(Dataset entries)

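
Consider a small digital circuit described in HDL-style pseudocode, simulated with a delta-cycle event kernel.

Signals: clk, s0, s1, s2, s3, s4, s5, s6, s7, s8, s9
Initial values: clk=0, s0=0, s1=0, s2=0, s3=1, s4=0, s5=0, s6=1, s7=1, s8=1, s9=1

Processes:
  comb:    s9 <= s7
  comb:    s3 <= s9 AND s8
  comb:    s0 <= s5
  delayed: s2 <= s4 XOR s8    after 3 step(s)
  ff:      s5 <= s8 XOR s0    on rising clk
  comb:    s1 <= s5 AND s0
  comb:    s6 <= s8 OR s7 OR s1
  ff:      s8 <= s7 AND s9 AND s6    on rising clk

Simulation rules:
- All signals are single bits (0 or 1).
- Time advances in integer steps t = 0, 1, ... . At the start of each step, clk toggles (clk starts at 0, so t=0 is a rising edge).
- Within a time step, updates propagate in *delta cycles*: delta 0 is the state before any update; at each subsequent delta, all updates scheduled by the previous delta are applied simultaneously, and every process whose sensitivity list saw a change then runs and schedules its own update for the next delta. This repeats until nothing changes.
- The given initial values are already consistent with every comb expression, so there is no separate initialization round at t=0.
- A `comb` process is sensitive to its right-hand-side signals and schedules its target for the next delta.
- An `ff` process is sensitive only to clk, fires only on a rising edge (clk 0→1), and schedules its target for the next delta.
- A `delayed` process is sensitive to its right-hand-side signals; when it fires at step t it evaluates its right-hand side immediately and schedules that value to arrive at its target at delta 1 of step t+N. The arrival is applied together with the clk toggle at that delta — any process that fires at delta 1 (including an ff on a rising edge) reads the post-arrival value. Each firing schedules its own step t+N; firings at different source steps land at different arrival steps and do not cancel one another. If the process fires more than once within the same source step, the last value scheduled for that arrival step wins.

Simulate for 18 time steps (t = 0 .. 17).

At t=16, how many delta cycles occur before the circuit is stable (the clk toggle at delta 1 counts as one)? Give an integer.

t=0 Δ0: s8=1 s2=0 s9=1 s5=0 s7=1 clk=0 s4=0 s6=1 s3=1 s0=0 s1=0
  Δ1: clk:0→1
  Δ2: s5:0→1
  Δ3: s0:0→1
  Δ4: s1:0→1
  (4Δ to stable)
t=1 Δ0: s8=1 s2=0 s9=1 s5=1 s7=1 clk=1 s4=0 s6=1 s3=1 s0=1 s1=1
  Δ1: clk:1→0
  (1Δ to stable)
t=2 Δ0: s8=1 s2=0 s9=1 s5=1 s7=1 clk=0 s4=0 s6=1 s3=1 s0=1 s1=1
  Δ1: clk:0→1
  Δ2: s5:1→0
  Δ3: s0:1→0, s1:1→0
  (3Δ to stable)
t=3 Δ0: s8=1 s2=0 s9=1 s5=0 s7=1 clk=1 s4=0 s6=1 s3=1 s0=0 s1=0
  Δ1: clk:1→0
  (1Δ to stable)
t=4 Δ0: s8=1 s2=0 s9=1 s5=0 s7=1 clk=0 s4=0 s6=1 s3=1 s0=0 s1=0
  Δ1: clk:0→1
  Δ2: s5:0→1
  Δ3: s0:0→1
  Δ4: s1:0→1
  (4Δ to stable)
t=5 Δ0: s8=1 s2=0 s9=1 s5=1 s7=1 clk=1 s4=0 s6=1 s3=1 s0=1 s1=1
  Δ1: clk:1→0
  (1Δ to stable)
t=6 Δ0: s8=1 s2=0 s9=1 s5=1 s7=1 clk=0 s4=0 s6=1 s3=1 s0=1 s1=1
  Δ1: clk:0→1
  Δ2: s5:1→0
  Δ3: s0:1→0, s1:1→0
  (3Δ to stable)
t=7 Δ0: s8=1 s2=0 s9=1 s5=0 s7=1 clk=1 s4=0 s6=1 s3=1 s0=0 s1=0
  Δ1: clk:1→0
  (1Δ to stable)
t=8 Δ0: s8=1 s2=0 s9=1 s5=0 s7=1 clk=0 s4=0 s6=1 s3=1 s0=0 s1=0
  Δ1: clk:0→1
  Δ2: s5:0→1
  Δ3: s0:0→1
  Δ4: s1:0→1
  (4Δ to stable)
t=9 Δ0: s8=1 s2=0 s9=1 s5=1 s7=1 clk=1 s4=0 s6=1 s3=1 s0=1 s1=1
  Δ1: clk:1→0
  (1Δ to stable)
t=10 Δ0: s8=1 s2=0 s9=1 s5=1 s7=1 clk=0 s4=0 s6=1 s3=1 s0=1 s1=1
  Δ1: clk:0→1
  Δ2: s5:1→0
  Δ3: s0:1→0, s1:1→0
  (3Δ to stable)
t=11 Δ0: s8=1 s2=0 s9=1 s5=0 s7=1 clk=1 s4=0 s6=1 s3=1 s0=0 s1=0
  Δ1: clk:1→0
  (1Δ to stable)
t=12 Δ0: s8=1 s2=0 s9=1 s5=0 s7=1 clk=0 s4=0 s6=1 s3=1 s0=0 s1=0
  Δ1: clk:0→1
  Δ2: s5:0→1
  Δ3: s0:0→1
  Δ4: s1:0→1
  (4Δ to stable)
t=13 Δ0: s8=1 s2=0 s9=1 s5=1 s7=1 clk=1 s4=0 s6=1 s3=1 s0=1 s1=1
  Δ1: clk:1→0
  (1Δ to stable)
t=14 Δ0: s8=1 s2=0 s9=1 s5=1 s7=1 clk=0 s4=0 s6=1 s3=1 s0=1 s1=1
  Δ1: clk:0→1
  Δ2: s5:1→0
  Δ3: s0:1→0, s1:1→0
  (3Δ to stable)
t=15 Δ0: s8=1 s2=0 s9=1 s5=0 s7=1 clk=1 s4=0 s6=1 s3=1 s0=0 s1=0
  Δ1: clk:1→0
  (1Δ to stable)
t=16 Δ0: s8=1 s2=0 s9=1 s5=0 s7=1 clk=0 s4=0 s6=1 s3=1 s0=0 s1=0
  Δ1: clk:0→1
  Δ2: s5:0→1
  Δ3: s0:0→1
  Δ4: s1:0→1
  (4Δ to stable)
t=17 Δ0: s8=1 s2=0 s9=1 s5=1 s7=1 clk=1 s4=0 s6=1 s3=1 s0=1 s1=1
  Δ1: clk:1→0
  (1Δ to stable)

4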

TASK REQUIREMENTS
Go through the records above and count the lines with the word "comb" in them. Answer with the number only.

RESULT OF THIS TASK
7